======== Data for this exercise ========
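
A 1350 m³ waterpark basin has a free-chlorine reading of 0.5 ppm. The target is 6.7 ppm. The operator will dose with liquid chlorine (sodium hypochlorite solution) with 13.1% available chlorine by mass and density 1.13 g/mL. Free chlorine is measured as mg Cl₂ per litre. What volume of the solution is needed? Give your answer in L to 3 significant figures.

Volume: 1350 m³ = 1,350,000 L.
Chlorine deficit: 6.7 − 0.5 = 6.2 ppm = 6.2 mg/L as Cl₂.
Cl₂ equivalent needed: 6.2 mg/L × 1,350,000 L = 8,370,000 mg = 8370 g.
Product at 13.1% available chlorine: 8370 / 0.131 = 63,890 g.
Volume at density 1.13 g/mL: 63,890 g ÷ 1.13 g/mL = 56,540 mL.

56.5 L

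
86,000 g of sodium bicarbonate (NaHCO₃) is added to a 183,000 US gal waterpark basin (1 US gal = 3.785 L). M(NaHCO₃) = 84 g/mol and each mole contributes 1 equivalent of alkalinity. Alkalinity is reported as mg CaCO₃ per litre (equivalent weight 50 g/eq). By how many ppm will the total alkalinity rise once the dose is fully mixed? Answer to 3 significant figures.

73.9 ppm

Volume: 183,000 US gal × 3.785 L/gal = 692,655 L.
Moles of NaHCO₃: 86,000 g ÷ 84 g/mol = 1024 mol → 1024 eq of alkalinity.
As CaCO₃: 1024 eq × 50 g/eq = 51,190 g.
Rise: 51,190 g / 692,655 L × 1000 = 73.9 mg/L.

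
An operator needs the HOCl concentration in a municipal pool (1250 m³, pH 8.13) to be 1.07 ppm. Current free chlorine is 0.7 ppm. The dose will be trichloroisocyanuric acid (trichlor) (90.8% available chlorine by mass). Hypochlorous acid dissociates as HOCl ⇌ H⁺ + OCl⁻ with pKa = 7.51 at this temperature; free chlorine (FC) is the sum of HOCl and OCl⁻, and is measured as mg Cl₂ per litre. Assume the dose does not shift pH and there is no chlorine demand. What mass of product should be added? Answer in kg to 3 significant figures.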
========
Description of the task: Give each entry again, spelled exactly as shown.

Answer to this exercise:
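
A 1350 m³ waterpark basin has a free-chlorine reading of 0.5 ppm. The target is 6.7 ppm. The operator will dose with liquid chlorine (sodium hypochlorite solution) with 13.1% available chlorine by mass and density 1.13 g/mL. Free chlorine is measured as mg Cl₂ per litre. What volume of the solution is needed? Give your answer in L to 3 significant figures.

Volume: 1350 m³ = 1,350,000 L.
Chlorine deficit: 6.7 − 0.5 = 6.2 ppm = 6.2 mg/L as Cl₂.
Cl₂ equivalent needed: 6.2 mg/L × 1,350,000 L = 8,370,000 mg = 8370 g.
Product at 13.1% available chlorine: 8370 / 0.131 = 63,890 g.
Volume at density 1.13 g/mL: 63,890 g ÷ 1.13 g/mL = 56,540 mL.

56.5 L

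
86,000 g of sodium bicarbonate (NaHCO₃) is added to a 183,000 US gal waterpark basin (1 US gal = 3.785 L). M(NaHCO₃) = 84 g/mol and each mole contributes 1 equivalent of alkalinity. Alkalinity is reported as mg CaCO₃ per litre (equivalent weight 50 g/eq). By how many ppm will the total alkalinity rise once the dose is fully mixed? Answer to 3 significant figures.

73.9 ppm

Volume: 183,000 US gal × 3.785 L/gal = 692,655 L.
Moles of NaHCO₃: 86,000 g ÷ 84 g/mol = 1024 mol → 1024 eq of alkalinity.
As CaCO₃: 1024 eq × 50 g/eq = 51,190 g.
Rise: 51,190 g / 692,655 L × 1000 = 73.9 mg/L.

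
An operator needs the HOCl concentration in a municipal pool (1250 m³, pH 8.13) to be 1.07 ppm. Current free chlorine is 0.7 ppm. The dose will be trichloroisocyanuric acid (trichlor) (90.8% available chlorine by mass). Hypochlorous acid dissociates as HOCl ⇌ H⁺ + OCl⁻ with pKa = 7.51 at this temperature; free chlorine (FC) is the sum of HOCl and OCl⁻, and is measured as mg Cl₂ per litre. Assume the dose does not shift pH and there is no chlorine demand. What mass of product should be added? Answer in kg to 3 significant figures.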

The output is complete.